- _TASK OBJECTIVE_
In the entries below, find the line with "Let R be the" and the line with "E. '22120112'". Reproduce those two lines and every line between them exactly, and nothing more.

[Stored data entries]

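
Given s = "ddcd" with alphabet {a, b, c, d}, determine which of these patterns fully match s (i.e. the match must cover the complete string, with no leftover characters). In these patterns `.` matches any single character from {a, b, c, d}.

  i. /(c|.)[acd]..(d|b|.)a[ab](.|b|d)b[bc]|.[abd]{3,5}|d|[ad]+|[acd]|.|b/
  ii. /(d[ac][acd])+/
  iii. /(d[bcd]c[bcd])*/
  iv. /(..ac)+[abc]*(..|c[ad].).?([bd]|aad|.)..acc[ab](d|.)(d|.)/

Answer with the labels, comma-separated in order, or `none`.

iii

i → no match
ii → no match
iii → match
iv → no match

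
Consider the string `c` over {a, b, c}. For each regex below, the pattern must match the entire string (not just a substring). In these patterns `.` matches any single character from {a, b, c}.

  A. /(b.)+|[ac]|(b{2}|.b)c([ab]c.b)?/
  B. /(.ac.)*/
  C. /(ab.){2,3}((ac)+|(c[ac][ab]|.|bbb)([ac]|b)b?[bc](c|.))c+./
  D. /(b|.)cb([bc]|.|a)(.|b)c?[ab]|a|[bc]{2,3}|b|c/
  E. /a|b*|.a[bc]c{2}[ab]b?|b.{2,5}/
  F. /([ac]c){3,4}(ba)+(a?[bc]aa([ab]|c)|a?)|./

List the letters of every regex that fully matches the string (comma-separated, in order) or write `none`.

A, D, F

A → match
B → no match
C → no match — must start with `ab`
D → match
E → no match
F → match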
---
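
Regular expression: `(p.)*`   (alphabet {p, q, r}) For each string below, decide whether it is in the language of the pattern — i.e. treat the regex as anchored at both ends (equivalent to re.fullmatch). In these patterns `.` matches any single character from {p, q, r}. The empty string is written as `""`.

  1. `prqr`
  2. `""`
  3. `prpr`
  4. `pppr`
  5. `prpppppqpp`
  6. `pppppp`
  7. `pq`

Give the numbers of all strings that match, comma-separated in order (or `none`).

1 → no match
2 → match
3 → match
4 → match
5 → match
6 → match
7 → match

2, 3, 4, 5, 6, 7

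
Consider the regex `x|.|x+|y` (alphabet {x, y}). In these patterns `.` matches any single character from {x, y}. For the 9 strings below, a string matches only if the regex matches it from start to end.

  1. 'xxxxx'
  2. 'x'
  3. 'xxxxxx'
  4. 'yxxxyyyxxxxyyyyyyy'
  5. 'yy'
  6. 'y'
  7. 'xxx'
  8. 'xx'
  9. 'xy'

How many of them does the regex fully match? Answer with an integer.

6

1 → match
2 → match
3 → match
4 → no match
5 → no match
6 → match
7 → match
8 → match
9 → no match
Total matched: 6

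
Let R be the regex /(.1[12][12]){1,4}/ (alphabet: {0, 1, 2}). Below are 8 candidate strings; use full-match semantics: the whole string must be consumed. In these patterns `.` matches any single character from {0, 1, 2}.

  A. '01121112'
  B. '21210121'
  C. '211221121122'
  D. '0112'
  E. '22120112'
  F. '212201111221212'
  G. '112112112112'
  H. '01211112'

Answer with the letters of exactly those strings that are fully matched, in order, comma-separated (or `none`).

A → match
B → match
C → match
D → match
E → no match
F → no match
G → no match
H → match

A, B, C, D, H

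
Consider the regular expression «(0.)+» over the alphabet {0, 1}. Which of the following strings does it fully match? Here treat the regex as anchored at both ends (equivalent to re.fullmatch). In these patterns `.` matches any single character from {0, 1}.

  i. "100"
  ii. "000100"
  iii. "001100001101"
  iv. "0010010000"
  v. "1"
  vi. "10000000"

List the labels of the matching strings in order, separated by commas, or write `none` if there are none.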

- _ANSWER TO THE EXERCISE_
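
Let R be the regex /(.1[12][12]){1,4}/ (alphabet: {0, 1, 2}). Below are 8 candidate strings; use full-match semantics: the whole string must be consumed. In these patterns `.` matches any single character from {0, 1, 2}.

  A. '01121112'
  B. '21210121'
  C. '211221121122'
  D. '0112'
  E. '22120112'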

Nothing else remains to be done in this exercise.